Data
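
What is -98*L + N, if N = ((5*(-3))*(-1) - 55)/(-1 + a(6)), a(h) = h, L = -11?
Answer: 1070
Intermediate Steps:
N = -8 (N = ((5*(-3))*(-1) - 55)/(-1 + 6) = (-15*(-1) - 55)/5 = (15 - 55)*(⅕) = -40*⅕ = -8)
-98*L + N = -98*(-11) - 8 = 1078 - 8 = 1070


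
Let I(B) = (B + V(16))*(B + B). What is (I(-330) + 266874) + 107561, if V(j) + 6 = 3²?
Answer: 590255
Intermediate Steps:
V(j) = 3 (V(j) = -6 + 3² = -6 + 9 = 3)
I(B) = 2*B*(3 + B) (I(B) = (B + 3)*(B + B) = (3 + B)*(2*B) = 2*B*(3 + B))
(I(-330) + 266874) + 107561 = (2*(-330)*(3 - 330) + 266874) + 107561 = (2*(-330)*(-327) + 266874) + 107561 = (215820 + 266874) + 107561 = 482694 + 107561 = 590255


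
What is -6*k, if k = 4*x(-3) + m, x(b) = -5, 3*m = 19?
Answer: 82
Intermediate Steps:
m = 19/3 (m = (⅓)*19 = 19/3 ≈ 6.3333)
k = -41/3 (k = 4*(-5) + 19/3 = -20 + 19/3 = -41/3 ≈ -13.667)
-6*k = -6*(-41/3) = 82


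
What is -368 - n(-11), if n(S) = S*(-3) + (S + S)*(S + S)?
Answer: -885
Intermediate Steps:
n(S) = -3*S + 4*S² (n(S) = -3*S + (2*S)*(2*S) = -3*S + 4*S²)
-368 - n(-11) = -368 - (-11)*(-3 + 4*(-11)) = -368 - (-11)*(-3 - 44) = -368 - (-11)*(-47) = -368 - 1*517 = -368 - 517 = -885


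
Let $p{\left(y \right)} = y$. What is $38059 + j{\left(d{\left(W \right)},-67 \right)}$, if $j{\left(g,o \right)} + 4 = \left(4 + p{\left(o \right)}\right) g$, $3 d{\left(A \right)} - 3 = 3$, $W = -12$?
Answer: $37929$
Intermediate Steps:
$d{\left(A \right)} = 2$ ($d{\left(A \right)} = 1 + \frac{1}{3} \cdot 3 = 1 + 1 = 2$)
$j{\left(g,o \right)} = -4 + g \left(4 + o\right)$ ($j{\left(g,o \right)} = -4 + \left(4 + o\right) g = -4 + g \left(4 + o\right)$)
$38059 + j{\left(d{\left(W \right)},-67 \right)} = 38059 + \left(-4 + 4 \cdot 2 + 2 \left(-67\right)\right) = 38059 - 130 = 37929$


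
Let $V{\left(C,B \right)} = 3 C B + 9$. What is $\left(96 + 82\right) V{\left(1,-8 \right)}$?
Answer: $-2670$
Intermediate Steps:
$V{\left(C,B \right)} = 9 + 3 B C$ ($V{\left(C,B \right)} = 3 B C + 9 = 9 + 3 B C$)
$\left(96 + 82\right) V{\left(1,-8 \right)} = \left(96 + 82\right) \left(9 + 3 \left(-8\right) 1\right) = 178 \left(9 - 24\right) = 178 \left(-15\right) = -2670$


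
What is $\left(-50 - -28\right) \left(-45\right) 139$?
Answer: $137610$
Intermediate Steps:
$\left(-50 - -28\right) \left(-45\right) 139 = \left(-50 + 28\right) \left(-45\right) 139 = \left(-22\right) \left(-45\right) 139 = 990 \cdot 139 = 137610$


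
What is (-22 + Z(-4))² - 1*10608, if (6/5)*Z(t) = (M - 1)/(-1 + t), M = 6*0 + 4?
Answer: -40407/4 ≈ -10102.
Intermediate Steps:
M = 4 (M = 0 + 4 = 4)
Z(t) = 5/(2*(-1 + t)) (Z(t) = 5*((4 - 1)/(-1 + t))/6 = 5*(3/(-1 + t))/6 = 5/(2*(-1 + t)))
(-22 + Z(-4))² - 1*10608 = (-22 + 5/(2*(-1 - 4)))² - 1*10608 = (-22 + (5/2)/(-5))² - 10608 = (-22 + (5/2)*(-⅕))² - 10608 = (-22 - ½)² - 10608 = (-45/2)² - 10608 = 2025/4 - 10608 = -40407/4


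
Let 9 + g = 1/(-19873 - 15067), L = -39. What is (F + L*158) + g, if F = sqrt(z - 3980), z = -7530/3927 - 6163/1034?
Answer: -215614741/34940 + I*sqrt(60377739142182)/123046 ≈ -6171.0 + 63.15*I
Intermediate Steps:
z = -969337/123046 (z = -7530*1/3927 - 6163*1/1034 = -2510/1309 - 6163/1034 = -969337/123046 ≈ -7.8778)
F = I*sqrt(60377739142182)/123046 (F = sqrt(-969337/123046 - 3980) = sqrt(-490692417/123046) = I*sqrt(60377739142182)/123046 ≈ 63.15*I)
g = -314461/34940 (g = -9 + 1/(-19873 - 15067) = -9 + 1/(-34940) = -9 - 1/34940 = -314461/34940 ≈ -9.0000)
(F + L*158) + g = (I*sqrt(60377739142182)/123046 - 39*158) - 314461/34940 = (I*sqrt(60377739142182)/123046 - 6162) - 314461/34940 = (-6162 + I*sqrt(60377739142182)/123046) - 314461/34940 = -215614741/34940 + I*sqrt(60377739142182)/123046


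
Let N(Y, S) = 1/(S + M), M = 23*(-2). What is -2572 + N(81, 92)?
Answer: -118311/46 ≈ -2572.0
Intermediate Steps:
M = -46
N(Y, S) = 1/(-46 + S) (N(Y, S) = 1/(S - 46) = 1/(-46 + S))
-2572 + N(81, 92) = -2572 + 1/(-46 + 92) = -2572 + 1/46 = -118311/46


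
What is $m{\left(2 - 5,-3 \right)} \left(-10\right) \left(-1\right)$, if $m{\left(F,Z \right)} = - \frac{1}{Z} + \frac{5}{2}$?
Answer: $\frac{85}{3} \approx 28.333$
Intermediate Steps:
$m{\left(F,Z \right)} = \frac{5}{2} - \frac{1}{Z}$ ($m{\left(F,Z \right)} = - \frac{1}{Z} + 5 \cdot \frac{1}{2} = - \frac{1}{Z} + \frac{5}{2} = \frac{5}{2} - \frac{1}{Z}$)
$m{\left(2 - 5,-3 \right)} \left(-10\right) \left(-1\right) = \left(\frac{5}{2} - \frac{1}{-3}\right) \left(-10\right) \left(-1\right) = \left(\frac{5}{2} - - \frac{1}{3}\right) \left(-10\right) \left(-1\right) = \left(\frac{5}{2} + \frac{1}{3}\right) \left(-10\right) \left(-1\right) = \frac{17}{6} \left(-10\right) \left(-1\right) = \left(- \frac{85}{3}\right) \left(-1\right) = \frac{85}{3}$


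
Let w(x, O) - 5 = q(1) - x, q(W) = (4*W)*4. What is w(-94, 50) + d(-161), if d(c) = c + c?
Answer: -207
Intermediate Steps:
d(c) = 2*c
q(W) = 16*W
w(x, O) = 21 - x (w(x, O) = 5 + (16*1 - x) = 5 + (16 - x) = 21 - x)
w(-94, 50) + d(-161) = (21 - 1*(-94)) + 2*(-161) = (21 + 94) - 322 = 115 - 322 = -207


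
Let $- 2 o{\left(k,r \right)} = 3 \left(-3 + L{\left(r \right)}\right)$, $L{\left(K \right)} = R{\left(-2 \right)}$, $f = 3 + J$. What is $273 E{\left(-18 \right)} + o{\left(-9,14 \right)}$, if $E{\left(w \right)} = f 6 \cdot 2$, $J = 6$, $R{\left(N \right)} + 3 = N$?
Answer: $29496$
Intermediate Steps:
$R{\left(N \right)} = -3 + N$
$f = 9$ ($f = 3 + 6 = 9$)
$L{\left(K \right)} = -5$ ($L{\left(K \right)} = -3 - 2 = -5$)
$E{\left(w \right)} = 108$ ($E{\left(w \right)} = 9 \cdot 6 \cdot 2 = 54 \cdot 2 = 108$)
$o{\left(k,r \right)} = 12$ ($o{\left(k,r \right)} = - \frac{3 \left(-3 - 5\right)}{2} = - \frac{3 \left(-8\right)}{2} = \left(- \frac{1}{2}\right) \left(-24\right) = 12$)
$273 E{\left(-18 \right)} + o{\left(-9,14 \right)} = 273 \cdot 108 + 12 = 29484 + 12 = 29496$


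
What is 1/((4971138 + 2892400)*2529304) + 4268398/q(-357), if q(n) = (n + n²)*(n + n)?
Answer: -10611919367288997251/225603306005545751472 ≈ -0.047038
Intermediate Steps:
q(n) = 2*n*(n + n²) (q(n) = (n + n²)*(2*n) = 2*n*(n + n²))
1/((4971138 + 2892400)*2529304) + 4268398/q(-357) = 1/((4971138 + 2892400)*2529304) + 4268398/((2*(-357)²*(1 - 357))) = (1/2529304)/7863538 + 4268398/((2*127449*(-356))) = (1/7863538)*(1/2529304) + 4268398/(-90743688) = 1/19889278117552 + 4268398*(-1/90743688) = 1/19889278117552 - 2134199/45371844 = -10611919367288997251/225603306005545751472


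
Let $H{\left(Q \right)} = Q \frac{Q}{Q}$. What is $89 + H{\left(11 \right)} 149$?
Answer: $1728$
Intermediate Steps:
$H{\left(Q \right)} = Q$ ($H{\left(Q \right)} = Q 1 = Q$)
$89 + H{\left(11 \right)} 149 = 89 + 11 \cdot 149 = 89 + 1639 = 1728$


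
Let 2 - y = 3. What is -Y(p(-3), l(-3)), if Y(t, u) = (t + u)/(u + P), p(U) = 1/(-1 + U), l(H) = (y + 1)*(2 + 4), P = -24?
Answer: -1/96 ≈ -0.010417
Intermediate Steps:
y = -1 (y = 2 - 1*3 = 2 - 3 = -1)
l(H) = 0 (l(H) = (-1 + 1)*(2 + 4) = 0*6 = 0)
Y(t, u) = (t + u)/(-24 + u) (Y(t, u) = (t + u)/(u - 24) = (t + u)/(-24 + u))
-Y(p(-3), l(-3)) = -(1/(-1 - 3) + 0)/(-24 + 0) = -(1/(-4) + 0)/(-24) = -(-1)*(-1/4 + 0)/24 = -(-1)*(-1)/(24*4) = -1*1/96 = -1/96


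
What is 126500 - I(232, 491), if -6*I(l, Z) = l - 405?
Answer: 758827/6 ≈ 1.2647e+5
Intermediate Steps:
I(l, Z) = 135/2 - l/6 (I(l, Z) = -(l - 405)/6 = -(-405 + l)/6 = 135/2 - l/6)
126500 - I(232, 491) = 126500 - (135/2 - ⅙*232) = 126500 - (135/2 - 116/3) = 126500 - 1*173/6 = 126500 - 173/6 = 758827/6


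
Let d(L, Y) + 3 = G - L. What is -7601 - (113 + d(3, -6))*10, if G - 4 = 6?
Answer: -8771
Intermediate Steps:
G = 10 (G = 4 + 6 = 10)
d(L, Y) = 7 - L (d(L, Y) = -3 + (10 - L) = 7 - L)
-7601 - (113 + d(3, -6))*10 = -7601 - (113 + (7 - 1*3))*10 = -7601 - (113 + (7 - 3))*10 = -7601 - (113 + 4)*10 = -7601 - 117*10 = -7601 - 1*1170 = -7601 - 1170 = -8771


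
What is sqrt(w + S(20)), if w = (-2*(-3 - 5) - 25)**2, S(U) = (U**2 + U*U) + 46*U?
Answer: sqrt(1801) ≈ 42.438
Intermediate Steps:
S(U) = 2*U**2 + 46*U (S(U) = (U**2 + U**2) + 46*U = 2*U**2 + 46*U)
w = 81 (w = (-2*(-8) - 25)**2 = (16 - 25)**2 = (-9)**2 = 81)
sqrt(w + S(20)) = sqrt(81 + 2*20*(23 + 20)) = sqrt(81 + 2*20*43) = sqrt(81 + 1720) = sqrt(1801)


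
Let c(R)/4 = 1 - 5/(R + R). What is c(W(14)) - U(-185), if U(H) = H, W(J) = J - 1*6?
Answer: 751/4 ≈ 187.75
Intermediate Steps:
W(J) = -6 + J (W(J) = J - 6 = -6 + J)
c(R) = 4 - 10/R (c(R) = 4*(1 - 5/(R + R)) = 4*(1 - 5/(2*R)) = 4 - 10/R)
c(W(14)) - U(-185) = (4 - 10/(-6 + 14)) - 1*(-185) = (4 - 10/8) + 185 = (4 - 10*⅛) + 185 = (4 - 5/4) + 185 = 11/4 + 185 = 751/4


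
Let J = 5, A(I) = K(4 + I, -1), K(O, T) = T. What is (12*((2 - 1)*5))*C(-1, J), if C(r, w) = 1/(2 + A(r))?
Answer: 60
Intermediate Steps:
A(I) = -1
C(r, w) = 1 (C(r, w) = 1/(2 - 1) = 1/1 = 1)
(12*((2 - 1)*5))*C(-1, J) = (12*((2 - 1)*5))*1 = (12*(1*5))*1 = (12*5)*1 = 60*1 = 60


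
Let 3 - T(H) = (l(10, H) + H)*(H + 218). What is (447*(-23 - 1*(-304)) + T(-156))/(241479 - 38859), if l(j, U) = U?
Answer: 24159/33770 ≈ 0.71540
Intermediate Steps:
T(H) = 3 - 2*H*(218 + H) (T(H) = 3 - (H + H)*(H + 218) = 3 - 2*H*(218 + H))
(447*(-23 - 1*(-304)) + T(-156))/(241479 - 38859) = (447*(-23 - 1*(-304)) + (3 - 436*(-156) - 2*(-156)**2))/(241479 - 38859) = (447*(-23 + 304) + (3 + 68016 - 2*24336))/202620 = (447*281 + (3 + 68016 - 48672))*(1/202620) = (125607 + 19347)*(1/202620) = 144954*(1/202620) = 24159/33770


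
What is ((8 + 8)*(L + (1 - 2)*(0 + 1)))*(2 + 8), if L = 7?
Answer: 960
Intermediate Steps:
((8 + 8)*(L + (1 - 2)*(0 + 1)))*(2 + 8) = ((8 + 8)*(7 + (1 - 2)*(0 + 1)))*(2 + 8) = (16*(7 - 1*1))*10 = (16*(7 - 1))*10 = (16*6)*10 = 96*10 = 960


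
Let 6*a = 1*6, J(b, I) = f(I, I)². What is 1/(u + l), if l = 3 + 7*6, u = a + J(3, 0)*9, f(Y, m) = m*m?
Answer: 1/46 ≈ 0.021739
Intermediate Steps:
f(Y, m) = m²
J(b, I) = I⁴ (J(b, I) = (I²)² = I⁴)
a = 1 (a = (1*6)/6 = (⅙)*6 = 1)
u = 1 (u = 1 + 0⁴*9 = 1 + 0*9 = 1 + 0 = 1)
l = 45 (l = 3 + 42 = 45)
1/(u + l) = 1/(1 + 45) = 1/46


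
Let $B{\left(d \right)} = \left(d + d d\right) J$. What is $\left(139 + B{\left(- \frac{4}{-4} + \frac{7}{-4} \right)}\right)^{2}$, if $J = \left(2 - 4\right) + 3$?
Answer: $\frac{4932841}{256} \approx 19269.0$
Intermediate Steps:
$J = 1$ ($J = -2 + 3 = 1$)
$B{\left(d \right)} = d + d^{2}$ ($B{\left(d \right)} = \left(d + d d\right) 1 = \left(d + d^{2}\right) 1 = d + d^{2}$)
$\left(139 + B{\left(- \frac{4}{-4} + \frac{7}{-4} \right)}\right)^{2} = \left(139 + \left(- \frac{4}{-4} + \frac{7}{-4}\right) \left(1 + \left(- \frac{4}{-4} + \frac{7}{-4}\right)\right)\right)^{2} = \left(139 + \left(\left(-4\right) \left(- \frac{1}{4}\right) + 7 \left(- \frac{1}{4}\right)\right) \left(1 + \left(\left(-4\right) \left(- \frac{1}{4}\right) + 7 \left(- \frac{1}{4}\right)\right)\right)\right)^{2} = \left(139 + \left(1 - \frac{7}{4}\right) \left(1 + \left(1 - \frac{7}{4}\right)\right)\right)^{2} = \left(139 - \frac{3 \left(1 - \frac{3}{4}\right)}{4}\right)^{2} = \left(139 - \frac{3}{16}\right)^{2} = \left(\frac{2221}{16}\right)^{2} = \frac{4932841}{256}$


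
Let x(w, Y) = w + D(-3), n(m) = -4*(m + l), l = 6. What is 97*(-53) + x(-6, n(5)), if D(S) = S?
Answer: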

Aim of the exercise
Considering only the material above, set down every line from the one with "Answer: -885" to the one with "Answer: -40407/4 ≈ -10102.", inclusive, exactly as written.

Solution for this task
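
Answer: -885
Intermediate Steps:
n(S) = -3*S + 4*S² (n(S) = -3*S + (2*S)*(2*S) = -3*S + 4*S²)
-368 - n(-11) = -368 - (-11)*(-3 + 4*(-11)) = -368 - (-11)*(-3 - 44) = -368 - (-11)*(-47) = -368 - 1*517 = -368 - 517 = -885


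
Let $p{\left(y \right)} = y$. What is $38059 + j{\left(d{\left(W \right)},-67 \right)}$, if $j{\left(g,o \right)} + 4 = \left(4 + p{\left(o \right)}\right) g$, $3 d{\left(A \right)} - 3 = 3$, $W = -12$?
Answer: $37929$
Intermediate Steps:
$d{\left(A \right)} = 2$ ($d{\left(A \right)} = 1 + \frac{1}{3} \cdot 3 = 1 + 1 = 2$)
$j{\left(g,o \right)} = -4 + g \left(4 + o\right)$ ($j{\left(g,o \right)} = -4 + \left(4 + o\right) g = -4 + g \left(4 + o\right)$)
$38059 + j{\left(d{\left(W \right)},-67 \right)} = 38059 + \left(-4 + 4 \cdot 2 + 2 \left(-67\right)\right) = 38059 - 130 = 37929$


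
Let $V{\left(C,B \right)} = 3 C B + 9$. What is $\left(96 + 82\right) V{\left(1,-8 \right)}$?
Answer: $-2670$
Intermediate Steps:
$V{\left(C,B \right)} = 9 + 3 B C$ ($V{\left(C,B \right)} = 3 B C + 9 = 9 + 3 B C$)
$\left(96 + 82\right) V{\left(1,-8 \right)} = \left(96 + 82\right) \left(9 + 3 \left(-8\right) 1\right) = 178 \left(9 - 24\right) = 178 \left(-15\right) = -2670$


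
What is $\left(-50 - -28\right) \left(-45\right) 139$?
Answer: $137610$
Intermediate Steps:
$\left(-50 - -28\right) \left(-45\right) 139 = \left(-50 + 28\right) \left(-45\right) 139 = \left(-22\right) \left(-45\right) 139 = 990 \cdot 139 = 137610$


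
What is (-22 + Z(-4))² - 1*10608, if (6/5)*Z(t) = (M - 1)/(-1 + t), M = 6*0 + 4?
Answer: -40407/4 ≈ -10102.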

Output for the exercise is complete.